__SUPPLIED MATERIAL__:
########

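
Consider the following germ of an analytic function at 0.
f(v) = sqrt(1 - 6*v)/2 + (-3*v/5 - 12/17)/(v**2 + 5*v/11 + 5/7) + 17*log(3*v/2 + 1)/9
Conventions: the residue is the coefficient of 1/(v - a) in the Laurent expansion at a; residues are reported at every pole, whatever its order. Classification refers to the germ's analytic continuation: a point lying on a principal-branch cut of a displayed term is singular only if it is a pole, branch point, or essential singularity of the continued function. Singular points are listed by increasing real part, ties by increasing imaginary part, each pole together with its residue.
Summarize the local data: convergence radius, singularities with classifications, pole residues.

Radius of convergence at 0: 1/6.
At -2/3: a logarithmic branch point.
At (-5/22) - ((1/154)*sqrt(15715))*i: a pole of order 1; residue (-3/10) - ((213/76330)*sqrt(15715))*i.
At (-5/22) + ((1/154)*sqrt(15715))*i: a pole of order 1; residue (-3/10) + ((213/76330)*sqrt(15715))*i.
At 1/6: an algebraic (square-root) branch point.

Denominator factor (v**2 + 5*v/11 + 5/7): discriminant -2245/847, complex-conjugate roots (-5/22) + ((1/154)*sqrt(15715))*i and (-5/22) - ((1/154)*sqrt(15715))*i; poles of order 1, moduli (1/7)*sqrt(35) and (1/7)*sqrt(35).
Branch term (17/9)*log(1 - v/(-2/3)): its argument vanishes at v = -2/3, a logarithmic branch point, modulus 2/3.
Branch term (1/2)*sqrt(1 - v/(1/6)): its argument vanishes at v = 1/6, a square-root branch point, modulus 1/6.
The radius of convergence is the smallest modulus among the singular points: 1/6.
The branch terms are analytic at (-5/22) - ((1/154)*sqrt(15715))*i and contribute nothing to the residue; only the rational part matters.
The factor v**2 + 5*v/11 + 5/7 splits as (v - a)(v - a') with a = (-5/22) - ((1/154)*sqrt(15715))*i, a' = (-5/22) + ((1/154)*sqrt(15715))*i. At the order-1 pole a set g(v) = (v - a)*(rational part) = [-3*v/5 - 12/17] / (v - a').
Simple pole: residue = g(a) at a = (-5/22) - ((1/154)*sqrt(15715))*i, which is (-3/10) - ((213/76330)*sqrt(15715))*i.
The branch terms are analytic at (-5/22) + ((1/154)*sqrt(15715))*i and contribute nothing to the residue; only the rational part matters.
The factor v**2 + 5*v/11 + 5/7 splits as (v - a)(v - a') with a = (-5/22) + ((1/154)*sqrt(15715))*i, a' = (-5/22) - ((1/154)*sqrt(15715))*i. At the order-1 pole a set g(v) = (v - a)*(rational part) = [-3*v/5 - 12/17] / (v - a').
Simple pole: residue = g(a) at a = (-5/22) + ((1/154)*sqrt(15715))*i, which is (-3/10) + ((213/76330)*sqrt(15715))*i.
List the singular points by increasing real part (a conjugate pair: the negative imaginary part first).


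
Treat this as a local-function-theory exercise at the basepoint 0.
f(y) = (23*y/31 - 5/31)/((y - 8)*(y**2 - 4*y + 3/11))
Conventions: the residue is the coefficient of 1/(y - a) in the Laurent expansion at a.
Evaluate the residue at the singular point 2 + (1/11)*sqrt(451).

The factor y**2 - 4*y + 3/11 splits as (y - a)(y - a') with a = 2 + (1/11)*sqrt(451), a' = 2 - (1/11)*sqrt(451). At the order-1 pole a set g(y) = (y - a)*f(y) = [(23*y/31 - 5/31)/(y - 8)] / (y - a').
Simple pole: residue = g(a) at a = 2 + (1/11)*sqrt(451), which is -1969/22010 - (89/22010)*sqrt(451).

The residue is -1969/22010 - (89/22010)*sqrt(451).


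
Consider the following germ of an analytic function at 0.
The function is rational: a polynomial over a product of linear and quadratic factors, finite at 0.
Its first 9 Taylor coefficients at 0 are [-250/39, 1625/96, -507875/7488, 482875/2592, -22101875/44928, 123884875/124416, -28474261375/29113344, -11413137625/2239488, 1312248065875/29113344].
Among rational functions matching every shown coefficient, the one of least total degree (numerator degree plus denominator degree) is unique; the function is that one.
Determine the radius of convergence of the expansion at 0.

No rational of total degree below 7 reproduces all 9 coefficients; solving the [1/6] Pade equations on them gives f(τ) = (19*τ/12 + 16/39)/((τ - 6/5)**3*(τ + 1/3)**3), whose expansion matches every shown term.
Denominator factor (τ - 6/5)^3: pole of order 3 at 6/5, modulus 6/5.
Denominator factor (τ + 1/3)^3: pole of order 3 at -1/3, modulus 1/3.
The radius of convergence is the smallest modulus among the singular points: 1/3.

The radius of convergence is 1/3.


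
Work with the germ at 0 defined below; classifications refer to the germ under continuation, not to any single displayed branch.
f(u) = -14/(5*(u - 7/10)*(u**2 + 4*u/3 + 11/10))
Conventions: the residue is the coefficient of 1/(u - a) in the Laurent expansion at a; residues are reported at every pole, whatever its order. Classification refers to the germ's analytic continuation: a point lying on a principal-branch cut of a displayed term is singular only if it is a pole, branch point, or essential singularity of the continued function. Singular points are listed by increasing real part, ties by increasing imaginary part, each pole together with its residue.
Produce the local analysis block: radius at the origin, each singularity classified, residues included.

Denominator factor (u - 7/10): pole of order 1 at 7/10, modulus 7/10.
Denominator factor (u**2 + 4*u/3 + 11/10): discriminant -118/45, complex-conjugate roots (-2/3) + ((1/30)*sqrt(590))*i and (-2/3) - ((1/30)*sqrt(590))*i; poles of order 1, moduli (1/10)*sqrt(110) and (1/10)*sqrt(110).
The radius of convergence is the smallest modulus among the singular points: 7/10.
The factor u**2 + 4*u/3 + 11/10 splits as (u - a)(u - a') with a = (-2/3) - ((1/30)*sqrt(590))*i, a' = (-2/3) + ((1/30)*sqrt(590))*i. At the order-1 pole a set g(u) = (u - a)*f(u) = [-14/(5*(u - 7/10))] / (u - a').
Simple pole: residue = g(a) at a = (-2/3) - ((1/30)*sqrt(590))*i, which is (420/757) + ((1722/44663)*sqrt(590))*i.
The factor u**2 + 4*u/3 + 11/10 splits as (u - a)(u - a') with a = (-2/3) + ((1/30)*sqrt(590))*i, a' = (-2/3) - ((1/30)*sqrt(590))*i. At the order-1 pole a set g(u) = (u - a)*f(u) = [-14/(5*(u - 7/10))] / (u - a').
Simple pole: residue = g(a) at a = (-2/3) + ((1/30)*sqrt(590))*i, which is (420/757) - ((1722/44663)*sqrt(590))*i.
At the order-1 pole 7/10 set g(u) = (u - (7/10))*f(u) = -14/(5*(u**2 + 4*u/3 + 11/10)).
Simple pole: residue = g(a) at a = 7/10, which is -840/757.
List the singular points by increasing real part (a conjugate pair: the negative imaginary part first).

Radius of convergence at 0: 7/10.
At (-2/3) - ((1/30)*sqrt(590))*i: a pole of order 1; residue (420/757) + ((1722/44663)*sqrt(590))*i.
At (-2/3) + ((1/30)*sqrt(590))*i: a pole of order 1; residue (420/757) - ((1722/44663)*sqrt(590))*i.
At 7/10: a pole of order 1; residue -840/757.


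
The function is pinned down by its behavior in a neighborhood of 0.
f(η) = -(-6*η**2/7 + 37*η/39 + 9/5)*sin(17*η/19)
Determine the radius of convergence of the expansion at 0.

The radius of convergence is infinite.

The factor -sin(17*η/19) is entire and contributes no finite singular point.
The polynomial part has no poles.
No finite singular points: the Taylor series at 0 converges everywhere.


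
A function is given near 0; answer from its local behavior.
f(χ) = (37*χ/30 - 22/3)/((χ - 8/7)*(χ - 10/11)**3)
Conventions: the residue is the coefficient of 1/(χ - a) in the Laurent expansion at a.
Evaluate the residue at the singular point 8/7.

The residue is -20283109/43740.

At the order-1 pole 8/7 set g(χ) = (χ - (8/7))*f(χ) = (37*χ/30 - 22/3)/(χ - 10/11)**3.
Simple pole: residue = g(a) at a = 8/7, which is -20283109/43740.


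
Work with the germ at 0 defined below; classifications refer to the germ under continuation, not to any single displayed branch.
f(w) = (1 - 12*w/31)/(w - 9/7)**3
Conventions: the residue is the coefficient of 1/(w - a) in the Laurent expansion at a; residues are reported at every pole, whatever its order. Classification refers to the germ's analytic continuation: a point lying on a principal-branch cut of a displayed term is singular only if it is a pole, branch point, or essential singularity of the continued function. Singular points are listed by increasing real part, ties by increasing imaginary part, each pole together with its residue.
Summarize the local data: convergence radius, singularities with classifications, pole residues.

Denominator factor (w - 9/7)^3: pole of order 3 at 9/7, modulus 9/7.
The radius of convergence is the smallest modulus among the singular points: 9/7.
At the order-3 pole 9/7 set g(w) = (w - (9/7))^3*f(w) = 1 - 12*w/31.
Order-3 pole: residue = g''(a)/2; g''(9/7) = 0, so the residue is 0.

Radius of convergence at 0: 9/7.
At 9/7: a pole of order 3; residue 0.


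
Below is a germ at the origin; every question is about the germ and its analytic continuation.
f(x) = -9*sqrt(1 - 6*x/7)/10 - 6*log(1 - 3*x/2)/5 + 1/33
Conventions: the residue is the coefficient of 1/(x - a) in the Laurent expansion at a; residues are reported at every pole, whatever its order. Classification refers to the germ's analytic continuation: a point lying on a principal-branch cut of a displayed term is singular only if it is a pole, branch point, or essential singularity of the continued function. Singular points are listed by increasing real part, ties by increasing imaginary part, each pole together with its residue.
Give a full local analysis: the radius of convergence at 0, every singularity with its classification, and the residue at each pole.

Branch term (-9/10)*sqrt(1 - x/(7/6)): its argument vanishes at x = 7/6, a square-root branch point, modulus 7/6.
Branch term (-6/5)*log(1 - x/(2/3)): its argument vanishes at x = 2/3, a logarithmic branch point, modulus 2/3.
The radius of convergence is the smallest modulus among the singular points: 2/3.
List the singular points by increasing real part (a conjugate pair: the negative imaginary part first).

Radius of convergence at 0: 2/3.
At 2/3: a logarithmic branch point.
At 7/6: an algebraic (square-root) branch point.


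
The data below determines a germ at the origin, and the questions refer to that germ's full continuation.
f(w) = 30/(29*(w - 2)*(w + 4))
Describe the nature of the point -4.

The point is a pole of order 1.

The denominator factor w + 4 vanishes at -4 and appears to the power 1; the numerator there equals 30/29, nonzero, and no other factor vanishes.
Hence a pole whose order is the multiplicity, 1.


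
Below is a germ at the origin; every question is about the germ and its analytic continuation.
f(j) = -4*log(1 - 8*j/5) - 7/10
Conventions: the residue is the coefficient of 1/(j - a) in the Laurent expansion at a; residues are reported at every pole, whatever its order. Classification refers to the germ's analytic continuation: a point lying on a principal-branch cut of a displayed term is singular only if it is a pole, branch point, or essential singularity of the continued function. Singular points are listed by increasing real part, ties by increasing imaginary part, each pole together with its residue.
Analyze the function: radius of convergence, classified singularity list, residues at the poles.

Branch term (-4)*log(1 - j/(5/8)): its argument vanishes at j = 5/8, a logarithmic branch point, modulus 5/8.
The radius of convergence is the smallest modulus among the singular points: 5/8.

Radius of convergence at 0: 5/8.
At 5/8: a logarithmic branch point.


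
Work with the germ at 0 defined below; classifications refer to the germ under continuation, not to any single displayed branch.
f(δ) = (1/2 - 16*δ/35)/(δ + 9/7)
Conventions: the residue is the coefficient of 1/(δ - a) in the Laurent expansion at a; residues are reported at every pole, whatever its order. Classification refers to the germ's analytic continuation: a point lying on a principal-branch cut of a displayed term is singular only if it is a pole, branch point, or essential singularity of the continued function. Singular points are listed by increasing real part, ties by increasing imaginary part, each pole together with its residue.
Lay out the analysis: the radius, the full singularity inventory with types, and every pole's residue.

Radius of convergence at 0: 9/7.
At -9/7: a pole of order 1; residue 533/490.

Denominator factor (δ + 9/7): pole of order 1 at -9/7, modulus 9/7.
The radius of convergence is the smallest modulus among the singular points: 9/7.
At the order-1 pole -9/7 set g(δ) = (δ - (-9/7))*f(δ) = 1/2 - 16*δ/35.
Simple pole: residue = g(a) at a = -9/7, which is 533/490.


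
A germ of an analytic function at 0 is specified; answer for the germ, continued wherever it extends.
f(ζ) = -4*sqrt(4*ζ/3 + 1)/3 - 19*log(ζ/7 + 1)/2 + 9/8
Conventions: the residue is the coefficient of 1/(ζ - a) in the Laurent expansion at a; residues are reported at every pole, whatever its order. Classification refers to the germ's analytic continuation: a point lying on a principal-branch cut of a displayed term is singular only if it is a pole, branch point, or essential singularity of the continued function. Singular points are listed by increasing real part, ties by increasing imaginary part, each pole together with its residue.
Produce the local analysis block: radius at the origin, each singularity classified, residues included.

Branch term (-4/3)*sqrt(1 - ζ/(-3/4)): its argument vanishes at ζ = -3/4, a square-root branch point, modulus 3/4.
Branch term (-19/2)*log(1 - ζ/(-7)): its argument vanishes at ζ = -7, a logarithmic branch point, modulus 7.
The radius of convergence is the smallest modulus among the singular points: 3/4.
List the singular points by increasing real part (a conjugate pair: the negative imaginary part first).

Radius of convergence at 0: 3/4.
At -7: a logarithmic branch point.
At -3/4: an algebraic (square-root) branch point.


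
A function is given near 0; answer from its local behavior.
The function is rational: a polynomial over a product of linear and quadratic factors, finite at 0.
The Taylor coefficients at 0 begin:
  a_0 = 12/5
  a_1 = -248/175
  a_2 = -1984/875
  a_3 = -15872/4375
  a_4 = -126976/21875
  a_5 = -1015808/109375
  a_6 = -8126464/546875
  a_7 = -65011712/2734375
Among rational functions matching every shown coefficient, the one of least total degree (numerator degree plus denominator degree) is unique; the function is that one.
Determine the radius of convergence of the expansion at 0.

No rational of total degree below 2 reproduces all 8 coefficients; solving the [1/1] Pade equations on them gives f(y) = (23*y/7 - 3/2)/(y - 5/8), whose expansion matches every shown term.
Denominator factor (y - 5/8): pole of order 1 at 5/8, modulus 5/8.
The radius of convergence is the smallest modulus among the singular points: 5/8.

The radius of convergence is 5/8.


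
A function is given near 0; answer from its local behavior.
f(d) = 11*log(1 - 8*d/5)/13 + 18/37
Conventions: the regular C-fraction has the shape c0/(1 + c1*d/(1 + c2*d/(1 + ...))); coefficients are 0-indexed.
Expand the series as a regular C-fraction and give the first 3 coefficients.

The regular C-fraction coefficients are [18/37, 1628/585, -2096/585].

Taylor coefficients (expand at 0): a_0 = 18/37, a_1 = -88/65, a_2 = -352/325.
c0 = a_0 = 18/37. Peel one level at a time: if S = 1 + c*d/S' with S'(0) = 1, then c is the d-coefficient of S and S' = c*d/(S - 1).
S_1 = c0/f = 1 + (1628/585)*d + (3412288/342225)*d^2 + ...; c1 = 1628/585.
S_2 = c1*d/(S_1 - 1) = 1 + (-2096/585)*d + ...; c2 = -2096/585.


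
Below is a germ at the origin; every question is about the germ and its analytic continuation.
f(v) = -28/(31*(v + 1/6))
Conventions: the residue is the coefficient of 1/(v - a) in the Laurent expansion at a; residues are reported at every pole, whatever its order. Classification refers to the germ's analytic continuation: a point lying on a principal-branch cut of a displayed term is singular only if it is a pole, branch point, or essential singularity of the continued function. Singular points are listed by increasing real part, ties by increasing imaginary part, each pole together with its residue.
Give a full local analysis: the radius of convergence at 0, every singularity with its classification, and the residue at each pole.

Radius of convergence at 0: 1/6.
At -1/6: a pole of order 1; residue -28/31.

Denominator factor (v + 1/6): pole of order 1 at -1/6, modulus 1/6.
The radius of convergence is the smallest modulus among the singular points: 1/6.
At the order-1 pole -1/6 set g(v) = (v - (-1/6))*f(v) = -28/31.
Simple pole: residue = g(a) at a = -1/6, which is -28/31.


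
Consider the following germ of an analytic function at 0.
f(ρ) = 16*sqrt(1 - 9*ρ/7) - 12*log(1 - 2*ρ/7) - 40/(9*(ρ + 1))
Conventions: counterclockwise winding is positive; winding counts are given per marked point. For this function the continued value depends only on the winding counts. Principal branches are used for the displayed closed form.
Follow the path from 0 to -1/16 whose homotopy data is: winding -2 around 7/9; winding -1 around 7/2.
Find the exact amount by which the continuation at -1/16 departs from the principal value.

The rational part is single-valued and drops out of the difference; each branch term changes only by its own monodromy.
(16)*sqrt(1 - ρ/(7/9)): winding -2 is even, the square root returns to the same sheet, contribution 0.
(-12)*log(1 - ρ/(7/2)): each positive loop around 7/2 adds 2*pi*i to the log, so winding -1 contributes (-12)*(-1)*2*pi*i = (24)*pi*i.
Summing the contributions at ρ = -1/16 gives (24)*pi*i.

Continued minus principal equals (24)*pi*i.


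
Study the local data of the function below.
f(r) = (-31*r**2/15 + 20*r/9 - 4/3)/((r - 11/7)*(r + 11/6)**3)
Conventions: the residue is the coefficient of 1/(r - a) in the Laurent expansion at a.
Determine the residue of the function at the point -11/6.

At the order-3 pole -11/6 set g(r) = (r - (-11/6))^3*f(r) = (-31*r**2/15 + 20*r/9 - 4/3)/(r - 11/7).
Order-3 pole: residue = g''(a)/2; g''(-11/6) = 2181648/14621035, so the residue is 1090824/14621035.

The residue is 1090824/14621035.


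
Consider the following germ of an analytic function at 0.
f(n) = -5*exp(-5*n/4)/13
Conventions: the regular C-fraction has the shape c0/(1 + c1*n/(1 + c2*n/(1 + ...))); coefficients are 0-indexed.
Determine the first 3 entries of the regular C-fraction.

The regular C-fraction coefficients are [-5/13, 5/4, -5/8].

Taylor coefficients (expand at 0): a_0 = -5/13, a_1 = 25/52, a_2 = -125/416.
c0 = a_0 = -5/13. Peel one level at a time: if S = 1 + c*n/S' with S'(0) = 1, then c is the n-coefficient of S and S' = c*n/(S - 1).
S_1 = c0/f = 1 + (5/4)*n + (25/32)*n^2 + ...; c1 = 5/4.
S_2 = c1*n/(S_1 - 1) = 1 + (-5/8)*n + ...; c2 = -5/8.


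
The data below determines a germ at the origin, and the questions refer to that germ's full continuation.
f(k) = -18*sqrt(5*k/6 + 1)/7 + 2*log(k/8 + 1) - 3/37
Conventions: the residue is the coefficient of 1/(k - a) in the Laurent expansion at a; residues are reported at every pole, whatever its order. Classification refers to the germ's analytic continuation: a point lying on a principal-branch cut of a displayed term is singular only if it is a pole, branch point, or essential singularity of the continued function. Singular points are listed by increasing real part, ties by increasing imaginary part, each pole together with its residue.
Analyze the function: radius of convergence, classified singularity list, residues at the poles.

Radius of convergence at 0: 6/5.
At -8: a logarithmic branch point.
At -6/5: an algebraic (square-root) branch point.

Branch term (2)*log(1 - k/(-8)): its argument vanishes at k = -8, a logarithmic branch point, modulus 8.
Branch term (-18/7)*sqrt(1 - k/(-6/5)): its argument vanishes at k = -6/5, a square-root branch point, modulus 6/5.
The radius of convergence is the smallest modulus among the singular points: 6/5.
List the singular points by increasing real part (a conjugate pair: the negative imaginary part first).


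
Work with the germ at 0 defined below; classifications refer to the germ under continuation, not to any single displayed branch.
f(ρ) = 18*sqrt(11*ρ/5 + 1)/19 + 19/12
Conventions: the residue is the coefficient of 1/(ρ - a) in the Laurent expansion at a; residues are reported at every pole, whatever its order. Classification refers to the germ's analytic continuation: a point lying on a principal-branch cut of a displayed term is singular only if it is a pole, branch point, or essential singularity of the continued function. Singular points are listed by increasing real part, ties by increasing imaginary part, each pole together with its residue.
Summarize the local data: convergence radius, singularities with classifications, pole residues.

Radius of convergence at 0: 5/11.
At -5/11: an algebraic (square-root) branch point.

Branch term (18/19)*sqrt(1 - ρ/(-5/11)): its argument vanishes at ρ = -5/11, a square-root branch point, modulus 5/11.
The radius of convergence is the smallest modulus among the singular points: 5/11.


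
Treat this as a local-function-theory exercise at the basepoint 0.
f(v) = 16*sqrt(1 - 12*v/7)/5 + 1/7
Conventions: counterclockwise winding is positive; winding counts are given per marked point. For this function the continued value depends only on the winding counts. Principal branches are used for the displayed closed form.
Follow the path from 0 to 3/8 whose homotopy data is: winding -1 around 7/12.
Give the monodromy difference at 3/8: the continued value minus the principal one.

The rational part is single-valued and drops out of the difference; each branch term changes only by its own monodromy.
(16/5)*sqrt(1 - v/(7/12)): winding -1 is odd, the square root flips sign, contributing -2*(16/5)*sqrt(1 - (3/8)/(7/12)) = -2*(16/5)*sqrt(5/14) = -(16/35)*sqrt(70).
Summing the contributions at v = 3/8 gives -(16/35)*sqrt(70).

Continued minus principal equals -(16/35)*sqrt(70).


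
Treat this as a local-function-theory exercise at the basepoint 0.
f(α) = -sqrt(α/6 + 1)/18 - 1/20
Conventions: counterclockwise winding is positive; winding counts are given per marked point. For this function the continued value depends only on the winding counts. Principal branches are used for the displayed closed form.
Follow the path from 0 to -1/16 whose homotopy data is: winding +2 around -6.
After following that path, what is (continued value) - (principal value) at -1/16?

The rational part is single-valued and drops out of the difference; each branch term changes only by its own monodromy.
(-1/18)*sqrt(1 - α/(-6)): winding +2 is even, the square root returns to the same sheet, contribution 0.
Summing the contributions at α = -1/16 gives 0.

Continued minus principal equals 0.


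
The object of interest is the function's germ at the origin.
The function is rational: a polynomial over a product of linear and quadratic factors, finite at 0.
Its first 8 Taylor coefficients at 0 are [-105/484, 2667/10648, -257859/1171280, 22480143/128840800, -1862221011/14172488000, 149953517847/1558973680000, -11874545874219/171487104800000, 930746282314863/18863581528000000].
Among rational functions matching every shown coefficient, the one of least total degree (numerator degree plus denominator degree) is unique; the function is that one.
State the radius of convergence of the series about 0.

No rational of total degree below 2 reproduces all 8 coefficients; solving the [0/2] Pade equations on them gives f(y) = -15/(22*(y + 10/7)*(y + 11/5)), whose expansion matches every shown term.
Denominator factor (y + 10/7): pole of order 1 at -10/7, modulus 10/7.
Denominator factor (y + 11/5): pole of order 1 at -11/5, modulus 11/5.
The radius of convergence is the smallest modulus among the singular points: 10/7.

The radius of convergence is 10/7.


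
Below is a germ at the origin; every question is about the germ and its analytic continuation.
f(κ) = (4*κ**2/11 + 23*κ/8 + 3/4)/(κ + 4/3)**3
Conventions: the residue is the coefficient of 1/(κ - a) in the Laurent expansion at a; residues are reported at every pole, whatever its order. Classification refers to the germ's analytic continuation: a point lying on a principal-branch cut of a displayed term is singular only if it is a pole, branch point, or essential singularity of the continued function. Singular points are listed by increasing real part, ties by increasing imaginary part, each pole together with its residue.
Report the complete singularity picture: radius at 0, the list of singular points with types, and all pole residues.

Denominator factor (κ + 4/3)^3: pole of order 3 at -4/3, modulus 4/3.
The radius of convergence is the smallest modulus among the singular points: 4/3.
At the order-3 pole -4/3 set g(κ) = (κ - (-4/3))^3*f(κ) = 4*κ**2/11 + 23*κ/8 + 3/4.
Order-3 pole: residue = g''(a)/2; g''(-4/3) = 8/11, so the residue is 4/11.

Radius of convergence at 0: 4/3.
At -4/3: a pole of order 3; residue 4/11.


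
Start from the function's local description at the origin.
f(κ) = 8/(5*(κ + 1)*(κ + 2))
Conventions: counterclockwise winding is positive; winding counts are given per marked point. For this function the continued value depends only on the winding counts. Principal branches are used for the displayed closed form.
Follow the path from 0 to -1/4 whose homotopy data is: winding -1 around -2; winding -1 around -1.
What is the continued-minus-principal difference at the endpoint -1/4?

Continued minus principal equals 0.

The function is rational, hence single-valued: continuing it around any pole returns the same value, so the difference is 0.


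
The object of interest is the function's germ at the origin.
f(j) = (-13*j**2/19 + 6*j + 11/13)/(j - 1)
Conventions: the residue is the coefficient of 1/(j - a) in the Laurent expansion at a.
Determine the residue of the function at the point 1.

The residue is 1522/247.

At the order-1 pole 1 set g(j) = (j - (1))*f(j) = -13*j**2/19 + 6*j + 11/13.
Simple pole: residue = g(a) at a = 1, which is 1522/247.


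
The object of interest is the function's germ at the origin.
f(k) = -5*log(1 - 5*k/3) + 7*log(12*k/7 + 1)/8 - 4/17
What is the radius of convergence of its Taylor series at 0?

Branch term (-5)*log(1 - k/(3/5)): its argument vanishes at k = 3/5, a logarithmic branch point, modulus 3/5.
Branch term (7/8)*log(1 - k/(-7/12)): its argument vanishes at k = -7/12, a logarithmic branch point, modulus 7/12.
The radius of convergence is the smallest modulus among the singular points: 7/12.

The radius of convergence is 7/12.


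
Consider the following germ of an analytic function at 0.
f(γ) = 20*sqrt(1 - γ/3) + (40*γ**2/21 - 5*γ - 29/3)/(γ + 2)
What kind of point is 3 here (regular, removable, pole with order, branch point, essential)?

The point is an algebraic (square-root) branch point.

The term (20)*sqrt(1 - γ/(3)) has argument 1 - 3/(3) = 0 at 3: a square-root (algebraic, two-sheeted) branch point; the remaining terms are analytic or single-valued there.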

########

__INSTRUCTIONS TO FOLLOW__:
An exact copy of the lines from the one containing "Determine the residue of the function at the point 1." through the end of the data above is the whole answer.

__ANSWER TO THE PROBLEM__:
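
Determine the residue of the function at the point 1.

The residue is 1522/247.

At the order-1 pole 1 set g(j) = (j - (1))*f(j) = -13*j**2/19 + 6*j + 11/13.
Simple pole: residue = g(a) at a = 1, which is 1522/247.


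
The object of interest is the function's germ at the origin.
f(k) = -5*log(1 - 5*k/3) + 7*log(12*k/7 + 1)/8 - 4/17
What is the radius of convergence of its Taylor series at 0?

Branch term (-5)*log(1 - k/(3/5)): its argument vanishes at k = 3/5, a logarithmic branch point, modulus 3/5.
Branch term (7/8)*log(1 - k/(-7/12)): its argument vanishes at k = -7/12, a logarithmic branch point, modulus 7/12.
The radius of convergence is the smallest modulus among the singular points: 7/12.

The radius of convergence is 7/12.


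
Consider the following germ of an analytic function at 0.
f(γ) = 20*sqrt(1 - γ/3) + (40*γ**2/21 - 5*γ - 29/3)/(γ + 2)
What kind of point is 3 here (regular, removable, pole with order, branch point, essential)?

The point is an algebraic (square-root) branch point.

The term (20)*sqrt(1 - γ/(3)) has argument 1 - 3/(3) = 0 at 3: a square-root (algebraic, two-sheeted) branch point; the remaining terms are analytic or single-valued there.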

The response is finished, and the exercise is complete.